- [YOUR INSTRUCTIONS] Write out each line below exactly as it appears.

(INFORMATION PROVIDED Opens)

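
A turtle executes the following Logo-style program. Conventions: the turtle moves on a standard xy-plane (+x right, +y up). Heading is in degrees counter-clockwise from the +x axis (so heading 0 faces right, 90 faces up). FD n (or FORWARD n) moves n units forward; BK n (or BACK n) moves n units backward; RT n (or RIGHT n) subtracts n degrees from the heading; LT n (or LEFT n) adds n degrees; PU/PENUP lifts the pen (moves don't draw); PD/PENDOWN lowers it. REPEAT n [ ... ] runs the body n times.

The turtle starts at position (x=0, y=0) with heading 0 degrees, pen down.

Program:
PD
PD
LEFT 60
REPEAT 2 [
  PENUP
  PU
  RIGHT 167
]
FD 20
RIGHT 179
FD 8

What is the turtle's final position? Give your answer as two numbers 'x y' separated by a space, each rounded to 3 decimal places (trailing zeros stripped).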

(INFORMATION PROVIDED Closes)

- [RESULT]
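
A turtle executes the following Logo-style program. Conventions: the turtle moves on a standard xy-plane (+x right, +y up). Heading is in degrees counter-clockwise from the +x axis (so heading 0 faces right, 90 faces up). FD n (or FORWARD n) moves n units forward; BK n (or BACK n) moves n units backward; RT n (or RIGHT n) subtracts n degrees from the heading; LT n (or LEFT n) adds n degrees; PU/PENUP lifts the pen (moves don't draw); PD/PENDOWN lowers it. REPEAT n [ ... ] runs the body n times.

The turtle starts at position (x=0, y=0) with heading 0 degrees, pen down.

Program:
PD
PD
LEFT 60
REPEAT 2 [
  PENUP
  PU
  RIGHT 167
]
FD 20
RIGHT 179
FD 8

What is the turtle's final position? Give your answer as two numbers 'x y' separated by a space, each rounded to 3 decimal places (trailing zeros stripped).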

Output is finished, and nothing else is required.